BRIEF:
Give the listing again in full, exactly as written.

TASK INPUTS:
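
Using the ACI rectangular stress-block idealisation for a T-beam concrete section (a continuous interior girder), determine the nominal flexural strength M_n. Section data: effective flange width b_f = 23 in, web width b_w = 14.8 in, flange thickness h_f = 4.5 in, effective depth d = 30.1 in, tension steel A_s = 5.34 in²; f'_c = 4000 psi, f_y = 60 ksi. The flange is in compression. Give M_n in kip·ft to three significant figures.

M_n ≈ 749 kip·ft

Tension: T = A_s f_y = 5.34 × 60 = 320.4 kips.
Try a within the flange: a = T/(0.85 f'_c b_f) = 320.4/(0.85 × 4 × 23) = 4.097 in.
Since a = 4.097 ≤ h_f = 4.5 in, the stress block lies entirely in the flange; analyse as a rectangular beam of width b_f.
M_n = T(d − a/2) = 320.4 × (30.1 − 2.0485) = 8987.7 kip·in.
M_n = 8987.7/12 = 748.98 kip·ft.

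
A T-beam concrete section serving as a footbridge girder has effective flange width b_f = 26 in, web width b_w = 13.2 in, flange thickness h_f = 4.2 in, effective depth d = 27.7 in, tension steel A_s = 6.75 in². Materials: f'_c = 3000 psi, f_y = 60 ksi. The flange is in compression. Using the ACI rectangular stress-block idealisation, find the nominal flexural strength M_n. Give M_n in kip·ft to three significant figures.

M_n ≈ 822 kip·ft

Tension: T = A_s f_y = 6.75 × 60 = 405 kips.
Try a within the flange: a = T/(0.85 f'_c b_f) = 405/(0.85 × 3 × 26) = 6.109 in.
a = 6.109 > h_f = 4.2 in: the block extends into the web. Split into flange-overhang and web parts.
C_f = 0.85 f'_c (b_f − b_w) h_f = 0.85 × 3 × (26 − 13.2) × 4.2 = 137.1 kips.
Remaining web compression depth: a_w = (T − C_f)/(0.85 f'_c b_w) = (405 − 137.1)/(0.85 × 3 × 13.2) = 7.959 in.
M_n = C_f(d − h_f/2) + (T − C_f)(d − a_w/2) = 137.1 × (27.7 − 2.1) + 267.9 × (27.7 − 3.9795) = 3509.8 + 6354.7 = 9864.5 kip·in.
M_n = 9864.5/12 = 822.04 kip·ft.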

TASK OUTPUT:
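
Using the ACI rectangular stress-block idealisation for a T-beam concrete section (a continuous interior girder), determine the nominal flexural strength M_n. Section data: effective flange width b_f = 23 in, web width b_w = 14.8 in, flange thickness h_f = 4.5 in, effective depth d = 30.1 in, tension steel A_s = 5.34 in²; f'_c = 4000 psi, f_y = 60 ksi. The flange is in compression. Give M_n in kip·ft to three significant figures.

M_n ≈ 749 kip·ft

Tension: T = A_s f_y = 5.34 × 60 = 320.4 kips.
Try a within the flange: a = T/(0.85 f'_c b_f) = 320.4/(0.85 × 4 × 23) = 4.097 in.
Since a = 4.097 ≤ h_f = 4.5 in, the stress block lies entirely in the flange; analyse as a rectangular beam of width b_f.
M_n = T(d − a/2) = 320.4 × (30.1 − 2.0485) = 8987.7 kip·in.
M_n = 8987.7/12 = 748.98 kip·ft.

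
A T-beam concrete section serving as a footbridge girder has effective flange width b_f = 26 in, web width b_w = 13.2 in, flange thickness h_f = 4.2 in, effective depth d = 27.7 in, tension steel A_s = 6.75 in². Materials: f'_c = 3000 psi, f_y = 60 ksi. The flange is in compression. Using the ACI rectangular stress-block idealisation, find the nominal flexural strength M_n. Give M_n in kip·ft to three significant figures.

M_n ≈ 822 kip·ft

Tension: T = A_s f_y = 6.75 × 60 = 405 kips.
Try a within the flange: a = T/(0.85 f'_c b_f) = 405/(0.85 × 3 × 26) = 6.109 in.
a = 6.109 > h_f = 4.2 in: the block extends into the web. Split into flange-overhang and web parts.
C_f = 0.85 f'_c (b_f − b_w) h_f = 0.85 × 3 × (26 − 13.2) × 4.2 = 137.1 kips.
Remaining web compression depth: a_w = (T − C_f)/(0.85 f'_c b_w) = (405 − 137.1)/(0.85 × 3 × 13.2) = 7.959 in.
M_n = C_f(d − h_f/2) + (T − C_f)(d − a_w/2) = 137.1 × (27.7 − 2.1) + 267.9 × (27.7 − 3.9795) = 3509.8 + 6354.7 = 9864.5 kip·in.
M_n = 9864.5/12 = 822.04 kip·ft.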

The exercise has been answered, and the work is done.